(Collected data entries)
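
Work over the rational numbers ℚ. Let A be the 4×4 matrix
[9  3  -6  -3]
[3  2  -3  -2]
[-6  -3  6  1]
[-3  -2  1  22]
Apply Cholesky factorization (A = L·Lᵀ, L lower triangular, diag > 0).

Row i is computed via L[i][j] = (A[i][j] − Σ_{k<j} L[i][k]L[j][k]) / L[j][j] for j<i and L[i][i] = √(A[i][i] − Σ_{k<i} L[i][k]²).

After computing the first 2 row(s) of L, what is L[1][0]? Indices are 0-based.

L[1][0] = 1

Step 1: L[0][0] = √(9) = 3.
  L[1][0] = (3) / L[0][0] = 1.
Step 2: L[1][1] = √(1) = 1.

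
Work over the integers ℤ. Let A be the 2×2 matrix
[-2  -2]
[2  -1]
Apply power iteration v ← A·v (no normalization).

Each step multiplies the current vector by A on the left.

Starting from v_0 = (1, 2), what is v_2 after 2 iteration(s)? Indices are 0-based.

v_2 = (12, -12)

v_0 = (1, 2).
v_1 = A·v_0 = (-6, 0).
v_2 = A·v_1 = (12, -12).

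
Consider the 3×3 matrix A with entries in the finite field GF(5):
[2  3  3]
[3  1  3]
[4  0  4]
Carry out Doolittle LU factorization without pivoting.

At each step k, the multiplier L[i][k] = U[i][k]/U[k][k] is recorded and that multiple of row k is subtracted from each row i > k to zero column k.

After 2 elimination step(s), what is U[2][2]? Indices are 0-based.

U[2][2] = 2

Step 1: pivot at (0,0) is 2.
  row1 ← row1 − (4)·row0  ⇒  L[1][0]=4, U row1=(0, 4, 1)
  row2 ← row2 − (2)·row0  ⇒  L[2][0]=2, U row2=(0, 4, 3)
Step 2: pivot at (1,1) is 4.
  row2 ← row2 − (1)·row1  ⇒  L[2][1]=1, U row2=(0, 0, 2)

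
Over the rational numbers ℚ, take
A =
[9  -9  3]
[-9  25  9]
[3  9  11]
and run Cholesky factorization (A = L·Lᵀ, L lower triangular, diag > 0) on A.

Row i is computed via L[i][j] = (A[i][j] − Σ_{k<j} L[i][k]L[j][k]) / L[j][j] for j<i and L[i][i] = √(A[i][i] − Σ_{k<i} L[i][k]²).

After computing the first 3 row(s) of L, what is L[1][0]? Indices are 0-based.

Step 1: L[0][0] = √(9) = 3.
  L[1][0] = (-9) / L[0][0] = -3.
Step 2: L[1][1] = √(16) = 4.
  L[2][0] = (3) / L[0][0] = 1.
  L[2][1] = (12) / L[1][1] = 3.
Step 3: L[2][2] = √(1) = 1.

L[1][0] = -3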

__WHAT NEEDS TO BE DONE__
Across the entries above, how many lines contain "Apply"? Provide only the count.

__EXPECTED ANSWER__
2